---------- Data extract

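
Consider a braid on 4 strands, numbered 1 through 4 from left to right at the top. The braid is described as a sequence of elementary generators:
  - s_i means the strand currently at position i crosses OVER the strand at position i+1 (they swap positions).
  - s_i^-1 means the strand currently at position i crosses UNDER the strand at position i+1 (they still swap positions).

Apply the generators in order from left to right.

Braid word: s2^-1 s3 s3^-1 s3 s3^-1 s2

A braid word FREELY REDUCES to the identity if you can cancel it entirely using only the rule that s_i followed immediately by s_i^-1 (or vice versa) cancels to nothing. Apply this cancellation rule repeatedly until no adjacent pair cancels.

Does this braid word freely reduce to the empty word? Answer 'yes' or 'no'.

Gen 1 (s2^-1): push. Stack: [s2^-1]
Gen 2 (s3): push. Stack: [s2^-1 s3]
Gen 3 (s3^-1): cancels prior s3. Stack: [s2^-1]
Gen 4 (s3): push. Stack: [s2^-1 s3]
Gen 5 (s3^-1): cancels prior s3. Stack: [s2^-1]
Gen 6 (s2): cancels prior s2^-1. Stack: []
Reduced word: (empty)

Answer: yes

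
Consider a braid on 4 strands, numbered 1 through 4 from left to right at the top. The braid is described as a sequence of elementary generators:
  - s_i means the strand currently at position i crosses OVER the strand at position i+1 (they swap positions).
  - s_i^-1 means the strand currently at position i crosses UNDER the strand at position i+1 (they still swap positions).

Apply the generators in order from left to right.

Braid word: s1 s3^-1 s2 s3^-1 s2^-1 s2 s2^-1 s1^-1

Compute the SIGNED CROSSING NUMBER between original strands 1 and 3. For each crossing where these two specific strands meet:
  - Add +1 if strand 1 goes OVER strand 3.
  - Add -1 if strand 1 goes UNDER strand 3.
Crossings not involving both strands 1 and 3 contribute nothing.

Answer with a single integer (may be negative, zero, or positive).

Answer: -1

Derivation:
Gen 1: crossing 1x2. Both 1&3? no. Sum: 0
Gen 2: crossing 3x4. Both 1&3? no. Sum: 0
Gen 3: crossing 1x4. Both 1&3? no. Sum: 0
Gen 4: 1 under 3. Both 1&3? yes. Contrib: -1. Sum: -1
Gen 5: crossing 4x3. Both 1&3? no. Sum: -1
Gen 6: crossing 3x4. Both 1&3? no. Sum: -1
Gen 7: crossing 4x3. Both 1&3? no. Sum: -1
Gen 8: crossing 2x3. Both 1&3? no. Sum: -1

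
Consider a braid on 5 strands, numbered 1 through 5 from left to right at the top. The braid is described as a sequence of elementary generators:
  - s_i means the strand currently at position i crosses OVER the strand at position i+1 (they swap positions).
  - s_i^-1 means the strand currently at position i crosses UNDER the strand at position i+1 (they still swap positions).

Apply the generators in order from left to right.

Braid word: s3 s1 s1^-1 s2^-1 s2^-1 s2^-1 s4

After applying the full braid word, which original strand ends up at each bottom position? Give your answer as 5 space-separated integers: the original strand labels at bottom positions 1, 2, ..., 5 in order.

Gen 1 (s3): strand 3 crosses over strand 4. Perm now: [1 2 4 3 5]
Gen 2 (s1): strand 1 crosses over strand 2. Perm now: [2 1 4 3 5]
Gen 3 (s1^-1): strand 2 crosses under strand 1. Perm now: [1 2 4 3 5]
Gen 4 (s2^-1): strand 2 crosses under strand 4. Perm now: [1 4 2 3 5]
Gen 5 (s2^-1): strand 4 crosses under strand 2. Perm now: [1 2 4 3 5]
Gen 6 (s2^-1): strand 2 crosses under strand 4. Perm now: [1 4 2 3 5]
Gen 7 (s4): strand 3 crosses over strand 5. Perm now: [1 4 2 5 3]

Answer: 1 4 2 5 3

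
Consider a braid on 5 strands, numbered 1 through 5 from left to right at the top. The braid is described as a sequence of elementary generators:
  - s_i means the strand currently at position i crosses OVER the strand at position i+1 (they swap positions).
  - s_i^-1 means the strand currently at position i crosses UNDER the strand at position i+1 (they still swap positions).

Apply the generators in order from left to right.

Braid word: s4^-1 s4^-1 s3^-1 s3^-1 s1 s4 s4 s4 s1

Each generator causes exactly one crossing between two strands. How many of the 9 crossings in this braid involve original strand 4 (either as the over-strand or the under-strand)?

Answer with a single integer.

Gen 1: crossing 4x5. Involves strand 4? yes. Count so far: 1
Gen 2: crossing 5x4. Involves strand 4? yes. Count so far: 2
Gen 3: crossing 3x4. Involves strand 4? yes. Count so far: 3
Gen 4: crossing 4x3. Involves strand 4? yes. Count so far: 4
Gen 5: crossing 1x2. Involves strand 4? no. Count so far: 4
Gen 6: crossing 4x5. Involves strand 4? yes. Count so far: 5
Gen 7: crossing 5x4. Involves strand 4? yes. Count so far: 6
Gen 8: crossing 4x5. Involves strand 4? yes. Count so far: 7
Gen 9: crossing 2x1. Involves strand 4? no. Count so far: 7

Answer: 7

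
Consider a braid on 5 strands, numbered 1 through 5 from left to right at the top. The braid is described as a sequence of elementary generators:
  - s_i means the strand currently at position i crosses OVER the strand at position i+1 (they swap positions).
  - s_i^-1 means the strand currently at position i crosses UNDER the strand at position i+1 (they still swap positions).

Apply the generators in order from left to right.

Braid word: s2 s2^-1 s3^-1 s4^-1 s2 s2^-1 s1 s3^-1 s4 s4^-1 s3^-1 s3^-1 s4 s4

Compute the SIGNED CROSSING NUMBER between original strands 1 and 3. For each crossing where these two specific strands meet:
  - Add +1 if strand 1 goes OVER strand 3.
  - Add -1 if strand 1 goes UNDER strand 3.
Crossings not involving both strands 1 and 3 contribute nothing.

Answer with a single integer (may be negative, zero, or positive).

Answer: 0

Derivation:
Gen 1: crossing 2x3. Both 1&3? no. Sum: 0
Gen 2: crossing 3x2. Both 1&3? no. Sum: 0
Gen 3: crossing 3x4. Both 1&3? no. Sum: 0
Gen 4: crossing 3x5. Both 1&3? no. Sum: 0
Gen 5: crossing 2x4. Both 1&3? no. Sum: 0
Gen 6: crossing 4x2. Both 1&3? no. Sum: 0
Gen 7: crossing 1x2. Both 1&3? no. Sum: 0
Gen 8: crossing 4x5. Both 1&3? no. Sum: 0
Gen 9: crossing 4x3. Both 1&3? no. Sum: 0
Gen 10: crossing 3x4. Both 1&3? no. Sum: 0
Gen 11: crossing 5x4. Both 1&3? no. Sum: 0
Gen 12: crossing 4x5. Both 1&3? no. Sum: 0
Gen 13: crossing 4x3. Both 1&3? no. Sum: 0
Gen 14: crossing 3x4. Both 1&3? no. Sum: 0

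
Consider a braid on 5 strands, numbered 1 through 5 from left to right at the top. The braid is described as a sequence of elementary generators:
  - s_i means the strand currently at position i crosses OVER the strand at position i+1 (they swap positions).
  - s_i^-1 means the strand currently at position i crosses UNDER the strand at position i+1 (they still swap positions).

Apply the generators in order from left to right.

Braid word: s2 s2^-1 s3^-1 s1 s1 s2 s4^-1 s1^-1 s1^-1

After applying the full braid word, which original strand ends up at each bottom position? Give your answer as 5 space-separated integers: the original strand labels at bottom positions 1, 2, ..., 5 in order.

Gen 1 (s2): strand 2 crosses over strand 3. Perm now: [1 3 2 4 5]
Gen 2 (s2^-1): strand 3 crosses under strand 2. Perm now: [1 2 3 4 5]
Gen 3 (s3^-1): strand 3 crosses under strand 4. Perm now: [1 2 4 3 5]
Gen 4 (s1): strand 1 crosses over strand 2. Perm now: [2 1 4 3 5]
Gen 5 (s1): strand 2 crosses over strand 1. Perm now: [1 2 4 3 5]
Gen 6 (s2): strand 2 crosses over strand 4. Perm now: [1 4 2 3 5]
Gen 7 (s4^-1): strand 3 crosses under strand 5. Perm now: [1 4 2 5 3]
Gen 8 (s1^-1): strand 1 crosses under strand 4. Perm now: [4 1 2 5 3]
Gen 9 (s1^-1): strand 4 crosses under strand 1. Perm now: [1 4 2 5 3]

Answer: 1 4 2 5 3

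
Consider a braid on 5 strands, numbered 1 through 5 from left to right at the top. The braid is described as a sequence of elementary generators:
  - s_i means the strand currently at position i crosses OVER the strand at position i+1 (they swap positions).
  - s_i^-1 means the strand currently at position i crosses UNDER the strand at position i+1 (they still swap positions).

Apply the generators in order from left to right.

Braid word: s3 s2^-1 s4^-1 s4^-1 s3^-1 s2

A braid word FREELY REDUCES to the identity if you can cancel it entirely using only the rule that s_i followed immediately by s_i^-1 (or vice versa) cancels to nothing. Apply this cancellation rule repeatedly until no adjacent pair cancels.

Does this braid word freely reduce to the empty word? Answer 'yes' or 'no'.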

--------------------

The problem: Set down, exactly as they appear above, all lines from the one that has "Braid word: s4^-1" down to the one that has "Each generator causes", including those two and no others.

Response to the exercise:
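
Braid word: s4^-1 s4^-1 s3^-1 s3^-1 s1 s4 s4 s4 s1

Each generator causes exactly one crossing between two strands. How many of the 9 crossings in this braid involve original strand 4 (either as the over-strand or the under-strand)?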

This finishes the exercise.